* **WHAT THE TASK REQUIRES**: Each line of the entries below that includes "containing" belongs in your answer.

* **SUPPLIED RECORDS**:
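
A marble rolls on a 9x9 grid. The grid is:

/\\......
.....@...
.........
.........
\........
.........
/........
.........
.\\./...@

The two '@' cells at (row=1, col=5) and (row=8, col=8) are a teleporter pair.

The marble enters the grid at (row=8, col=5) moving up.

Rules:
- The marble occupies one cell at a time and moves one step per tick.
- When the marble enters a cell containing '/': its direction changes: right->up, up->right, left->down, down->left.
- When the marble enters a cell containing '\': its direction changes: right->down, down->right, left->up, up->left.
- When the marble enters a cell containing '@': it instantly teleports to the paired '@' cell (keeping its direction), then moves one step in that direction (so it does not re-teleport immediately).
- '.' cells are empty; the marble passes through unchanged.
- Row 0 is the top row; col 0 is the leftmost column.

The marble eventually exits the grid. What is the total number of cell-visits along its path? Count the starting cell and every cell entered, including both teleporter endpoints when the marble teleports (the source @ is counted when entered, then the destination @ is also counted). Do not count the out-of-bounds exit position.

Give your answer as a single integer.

Step 1: enter (8,5), '.' pass, move up to (7,5)
Step 2: enter (7,5), '.' pass, move up to (6,5)
Step 3: enter (6,5), '.' pass, move up to (5,5)
Step 4: enter (5,5), '.' pass, move up to (4,5)
Step 5: enter (4,5), '.' pass, move up to (3,5)
Step 6: enter (3,5), '.' pass, move up to (2,5)
Step 7: enter (2,5), '.' pass, move up to (1,5)
Step 8: enter (1,5), '@' teleport (1,5)->(8,8), also enter (8,8), move up to (7,8)
Step 9: enter (7,8), '.' pass, move up to (6,8)
Step 10: enter (6,8), '.' pass, move up to (5,8)
Step 11: enter (5,8), '.' pass, move up to (4,8)
Step 12: enter (4,8), '.' pass, move up to (3,8)
Step 13: enter (3,8), '.' pass, move up to (2,8)
Step 14: enter (2,8), '.' pass, move up to (1,8)
Step 15: enter (1,8), '.' pass, move up to (0,8)
Step 16: enter (0,8), '.' pass, move up to (-1,8)
Step 17: at (-1,8) — EXIT via top edge, pos 8
Path length (cell visits): 17

Answer: 17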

* **SOLUTION**:
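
- When the marble enters a cell containing '/': its direction changes: right->up, up->right, left->down, down->left.
- When the marble enters a cell containing '\': its direction changes: right->down, down->right, left->up, up->left.
- When the marble enters a cell containing '@': it instantly teleports to the paired '@' cell (keeping its direction), then moves one step in that direction (so it does not re-teleport immediately).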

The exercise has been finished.